Work to be completed - Set down every line below, word for word.

*** Source material

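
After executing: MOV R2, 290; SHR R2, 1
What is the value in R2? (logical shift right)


Register state trace:
  MOV R2, 290  → R2 = 290
  SHR R2, 1  → R2 = 290 >> 1 = 290 // 2^1 = 145
Final: R2 = 145

145


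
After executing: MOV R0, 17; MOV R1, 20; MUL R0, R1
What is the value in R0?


Register state trace:
  MOV R0, 17  → R0 = 17
  MOV R1, 20  → R1 = 20
  MUL R0, R1  → R0 = 17 * 20 = 340
Final: R0 = 340

340


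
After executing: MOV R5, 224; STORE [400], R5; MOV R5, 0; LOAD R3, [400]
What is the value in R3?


Register and memory trace:
  MOV R5, 224  → R5 = 224
  STORE [400], R5  → mem[400] = 224
  MOV R5, 0  → R5 = 0
  LOAD R3, [400]  → R3 = mem[400] = 224
Final: R3 = 224

224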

******

Result of this exercise -
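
After executing: MOV R2, 290; SHR R2, 1
What is the value in R2? (logical shift right)


Register state trace:
  MOV R2, 290  → R2 = 290
  SHR R2, 1  → R2 = 290 >> 1 = 290 // 2^1 = 145
Final: R2 = 145

145


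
After executing: MOV R0, 17; MOV R1, 20; MUL R0, R1
What is the value in R0?


Register state trace:
  MOV R0, 17  → R0 = 17
  MOV R1, 20  → R1 = 20
  MUL R0, R1  → R0 = 17 * 20 = 340
Final: R0 = 340

340


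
After executing: MOV R5, 224; STORE [400], R5; MOV R5, 0; LOAD R3, [400]
What is the value in R3?


Register and memory trace:
  MOV R5, 224  → R5 = 224
  STORE [400], R5  → mem[400] = 224
  MOV R5, 0  → R5 = 0
  LOAD R3, [400]  → R3 = mem[400] = 224
Final: R3 = 224

224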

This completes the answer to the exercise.